* [TASK INSTRUCTIONS]:
Word for word, restate every line from the one with "In a quarantine" through the end of the records below, both included, and add nothing.

* [Stored data entries]:

=== Section Start ===

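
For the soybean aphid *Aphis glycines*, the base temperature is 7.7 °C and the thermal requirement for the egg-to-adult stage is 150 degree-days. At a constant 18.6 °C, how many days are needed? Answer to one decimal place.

13.8 days

Daily accumulation = 18.6 − 7.7 = 10.9 DD/day.
Duration = 150 / 10.9 = 13.761 ≈ 13.8 days.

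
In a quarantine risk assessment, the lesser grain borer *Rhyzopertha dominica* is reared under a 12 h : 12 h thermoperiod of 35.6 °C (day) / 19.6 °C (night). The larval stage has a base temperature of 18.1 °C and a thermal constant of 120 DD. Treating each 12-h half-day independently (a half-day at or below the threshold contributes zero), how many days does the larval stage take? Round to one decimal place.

Day half: max(0, 35.6 − 18.1) × 0.5 = 17.5 × 0.5 = 8.75 DD.
Night half: max(0, 19.6 − 18.1) × 0.5 = 1.5 × 0.5 = 0.75 DD.
Per 24 h: 9.50 DD/day.
Duration = 120 / 9.50 = 12.632 ≈ 12.6 days.

12.6 days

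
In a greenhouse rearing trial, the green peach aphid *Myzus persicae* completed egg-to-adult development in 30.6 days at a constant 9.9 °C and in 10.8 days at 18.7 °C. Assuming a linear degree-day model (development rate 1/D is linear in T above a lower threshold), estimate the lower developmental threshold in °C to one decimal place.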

=== Section End ===

* [RESPONSE TO THE TASK]:
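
In a quarantine risk assessment, the lesser grain borer *Rhyzopertha dominica* is reared under a 12 h : 12 h thermoperiod of 35.6 °C (day) / 19.6 °C (night). The larval stage has a base temperature of 18.1 °C and a thermal constant of 120 DD. Treating each 12-h half-day independently (a half-day at or below the threshold contributes zero), how many days does the larval stage take? Round to one decimal place.

Day half: max(0, 35.6 − 18.1) × 0.5 = 17.5 × 0.5 = 8.75 DD.
Night half: max(0, 19.6 − 18.1) × 0.5 = 1.5 × 0.5 = 0.75 DD.
Per 24 h: 9.50 DD/day.
Duration = 120 / 9.50 = 12.632 ≈ 12.6 days.

12.6 days

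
In a greenhouse rearing trial, the green peach aphid *Myzus persicae* completed egg-to-adult development in 30.6 days at a constant 9.9 °C and in 10.8 days at 18.7 °C. Assuming a linear degree-day model (development rate 1/D is linear in T above a lower threshold), estimate the lower developmental threshold in °C to one decimal place.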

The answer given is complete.